Goal of the exercise: Transcribe exactly each line of the entries, from the opening line to the line with "Minimum amounts are", with both of those lines included.

-*-*-

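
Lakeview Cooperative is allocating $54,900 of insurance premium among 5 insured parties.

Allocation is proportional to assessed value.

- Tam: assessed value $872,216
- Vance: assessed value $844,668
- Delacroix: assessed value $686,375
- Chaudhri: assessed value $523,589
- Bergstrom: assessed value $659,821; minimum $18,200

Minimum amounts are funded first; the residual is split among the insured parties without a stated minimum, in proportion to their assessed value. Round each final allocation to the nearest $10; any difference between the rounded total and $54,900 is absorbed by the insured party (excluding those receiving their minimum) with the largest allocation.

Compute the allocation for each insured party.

Tam: $10,930 · Vance: $10,590 · Delacroix: $8,610 · Chaudhri: $6,570 · Bergstrom: $18,200

Minimums first: Bergstrom $18,200. Balance $36,700.
Balance split over remaining assessed value 2,926,848: Tam 10,936.79 → $10,940; Vance 10,591.37 → $10,590; Delacroix 8,606.52 → $8,610; Chaudhri 6,565.33 → $6,570.
Rounding difference −$10 applied to Tam → $10,930.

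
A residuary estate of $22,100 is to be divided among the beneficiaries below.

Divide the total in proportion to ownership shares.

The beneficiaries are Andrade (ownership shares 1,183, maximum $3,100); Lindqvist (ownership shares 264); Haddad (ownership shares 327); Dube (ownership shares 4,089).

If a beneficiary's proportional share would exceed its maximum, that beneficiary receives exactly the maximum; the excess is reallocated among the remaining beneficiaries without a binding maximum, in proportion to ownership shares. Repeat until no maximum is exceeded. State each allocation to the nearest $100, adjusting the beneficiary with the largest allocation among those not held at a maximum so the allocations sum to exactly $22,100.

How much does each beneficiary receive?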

-*-*-

Answer area:
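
Lakeview Cooperative is allocating $54,900 of insurance premium among 5 insured parties.

Allocation is proportional to assessed value.

- Tam: assessed value $872,216
- Vance: assessed value $844,668
- Delacroix: assessed value $686,375
- Chaudhri: assessed value $523,589
- Bergstrom: assessed value $659,821; minimum $18,200

Minimum amounts are funded first; the residual is split among the insured parties without a stated minimum, in proportion to their assessed value. Round each final allocation to the nearest $10; any difference between the rounded total and $54,900 is absorbed by the insured party (excluding those receiving their minimum) with the largest allocation.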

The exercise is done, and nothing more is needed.